[Records from a collection]

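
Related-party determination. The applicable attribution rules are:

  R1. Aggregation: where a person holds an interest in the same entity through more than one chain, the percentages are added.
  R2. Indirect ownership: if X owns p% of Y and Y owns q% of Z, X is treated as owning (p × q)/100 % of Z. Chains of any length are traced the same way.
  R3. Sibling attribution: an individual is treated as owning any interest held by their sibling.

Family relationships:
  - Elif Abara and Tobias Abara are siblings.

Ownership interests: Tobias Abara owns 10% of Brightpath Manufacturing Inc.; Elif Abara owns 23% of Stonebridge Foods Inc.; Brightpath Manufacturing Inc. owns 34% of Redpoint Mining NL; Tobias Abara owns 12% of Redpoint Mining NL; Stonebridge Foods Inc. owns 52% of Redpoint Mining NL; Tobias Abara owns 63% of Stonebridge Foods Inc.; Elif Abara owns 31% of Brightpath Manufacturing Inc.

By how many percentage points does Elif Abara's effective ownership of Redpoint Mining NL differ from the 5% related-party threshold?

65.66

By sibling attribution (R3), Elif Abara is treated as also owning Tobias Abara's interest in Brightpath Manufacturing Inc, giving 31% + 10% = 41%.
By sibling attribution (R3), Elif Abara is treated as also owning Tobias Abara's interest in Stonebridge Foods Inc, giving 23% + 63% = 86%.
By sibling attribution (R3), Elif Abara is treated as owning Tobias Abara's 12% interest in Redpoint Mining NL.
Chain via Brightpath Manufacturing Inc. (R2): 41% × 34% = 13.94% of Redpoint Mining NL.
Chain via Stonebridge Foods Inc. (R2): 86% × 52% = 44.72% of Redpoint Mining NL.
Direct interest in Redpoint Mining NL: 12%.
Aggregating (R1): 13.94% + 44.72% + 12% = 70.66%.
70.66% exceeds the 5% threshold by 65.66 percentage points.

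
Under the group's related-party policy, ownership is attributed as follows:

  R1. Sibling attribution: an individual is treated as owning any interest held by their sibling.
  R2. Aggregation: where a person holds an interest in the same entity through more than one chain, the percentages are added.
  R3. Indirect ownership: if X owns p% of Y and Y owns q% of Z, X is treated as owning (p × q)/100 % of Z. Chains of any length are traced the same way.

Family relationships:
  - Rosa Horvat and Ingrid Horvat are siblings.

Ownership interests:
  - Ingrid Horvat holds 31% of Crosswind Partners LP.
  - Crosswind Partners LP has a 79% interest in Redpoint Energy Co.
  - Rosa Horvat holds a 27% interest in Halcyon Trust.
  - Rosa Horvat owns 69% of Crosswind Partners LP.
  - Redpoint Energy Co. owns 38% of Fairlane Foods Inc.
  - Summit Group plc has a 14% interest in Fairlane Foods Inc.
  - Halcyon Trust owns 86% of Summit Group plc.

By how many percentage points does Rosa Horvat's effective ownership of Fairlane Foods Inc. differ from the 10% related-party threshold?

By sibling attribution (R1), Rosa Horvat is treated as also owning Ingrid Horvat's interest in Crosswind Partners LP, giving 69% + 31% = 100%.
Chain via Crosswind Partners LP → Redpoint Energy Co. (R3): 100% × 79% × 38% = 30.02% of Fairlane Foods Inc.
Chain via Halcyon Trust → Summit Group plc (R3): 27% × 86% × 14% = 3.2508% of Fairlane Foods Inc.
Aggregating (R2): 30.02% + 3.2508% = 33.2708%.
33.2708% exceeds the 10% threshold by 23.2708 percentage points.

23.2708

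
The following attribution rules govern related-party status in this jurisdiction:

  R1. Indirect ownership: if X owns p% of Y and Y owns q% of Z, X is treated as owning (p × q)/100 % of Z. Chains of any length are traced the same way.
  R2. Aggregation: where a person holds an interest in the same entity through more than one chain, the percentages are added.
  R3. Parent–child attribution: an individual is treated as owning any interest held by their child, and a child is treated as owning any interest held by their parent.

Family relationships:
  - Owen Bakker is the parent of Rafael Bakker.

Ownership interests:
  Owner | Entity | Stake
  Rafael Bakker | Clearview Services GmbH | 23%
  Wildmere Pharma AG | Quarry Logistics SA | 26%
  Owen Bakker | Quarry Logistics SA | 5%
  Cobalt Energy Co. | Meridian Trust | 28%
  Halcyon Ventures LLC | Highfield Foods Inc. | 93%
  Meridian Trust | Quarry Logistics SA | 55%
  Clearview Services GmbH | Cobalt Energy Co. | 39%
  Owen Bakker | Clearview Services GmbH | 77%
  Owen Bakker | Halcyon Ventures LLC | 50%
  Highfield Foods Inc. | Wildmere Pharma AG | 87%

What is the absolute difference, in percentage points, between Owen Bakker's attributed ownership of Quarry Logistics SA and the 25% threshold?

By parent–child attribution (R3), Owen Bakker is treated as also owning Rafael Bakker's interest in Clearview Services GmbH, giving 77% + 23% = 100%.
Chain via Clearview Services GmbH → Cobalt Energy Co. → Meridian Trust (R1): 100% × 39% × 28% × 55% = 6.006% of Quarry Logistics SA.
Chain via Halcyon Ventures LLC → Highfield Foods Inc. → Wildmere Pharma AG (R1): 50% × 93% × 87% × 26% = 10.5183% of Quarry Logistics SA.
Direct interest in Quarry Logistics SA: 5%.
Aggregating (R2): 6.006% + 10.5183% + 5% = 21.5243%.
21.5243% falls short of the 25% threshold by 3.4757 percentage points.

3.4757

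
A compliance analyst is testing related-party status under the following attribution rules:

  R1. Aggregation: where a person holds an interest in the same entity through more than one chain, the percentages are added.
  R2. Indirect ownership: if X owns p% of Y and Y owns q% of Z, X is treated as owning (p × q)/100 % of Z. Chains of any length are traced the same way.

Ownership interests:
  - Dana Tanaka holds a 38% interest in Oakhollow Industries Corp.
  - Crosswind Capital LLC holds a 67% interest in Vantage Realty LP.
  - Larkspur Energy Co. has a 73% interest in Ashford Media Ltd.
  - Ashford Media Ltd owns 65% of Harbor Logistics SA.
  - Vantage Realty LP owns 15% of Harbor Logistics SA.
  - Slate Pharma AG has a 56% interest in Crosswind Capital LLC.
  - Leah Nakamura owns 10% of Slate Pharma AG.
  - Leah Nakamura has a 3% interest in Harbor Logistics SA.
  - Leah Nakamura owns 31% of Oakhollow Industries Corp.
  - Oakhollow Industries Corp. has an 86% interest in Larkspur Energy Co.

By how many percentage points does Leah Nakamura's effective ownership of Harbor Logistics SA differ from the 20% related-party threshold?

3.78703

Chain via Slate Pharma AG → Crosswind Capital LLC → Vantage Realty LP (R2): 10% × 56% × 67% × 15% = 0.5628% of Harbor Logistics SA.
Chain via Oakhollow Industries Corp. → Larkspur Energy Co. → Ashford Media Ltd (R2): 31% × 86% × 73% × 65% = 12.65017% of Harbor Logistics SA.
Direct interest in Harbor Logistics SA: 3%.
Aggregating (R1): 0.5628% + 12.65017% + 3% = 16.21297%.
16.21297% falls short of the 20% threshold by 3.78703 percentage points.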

### [Task objective]
Once you reach the line with "Owner | Entity | Stake" in the data above, copy it and every line after it exactly, up to and including the line with "Halcyon Ventures LLC | Highfield".

### [Exercise response]
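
  Owner | Entity | Stake
  Rafael Bakker | Clearview Services GmbH | 23%
  Wildmere Pharma AG | Quarry Logistics SA | 26%
  Owen Bakker | Quarry Logistics SA | 5%
  Cobalt Energy Co. | Meridian Trust | 28%
  Halcyon Ventures LLC | Highfield Foods Inc. | 93%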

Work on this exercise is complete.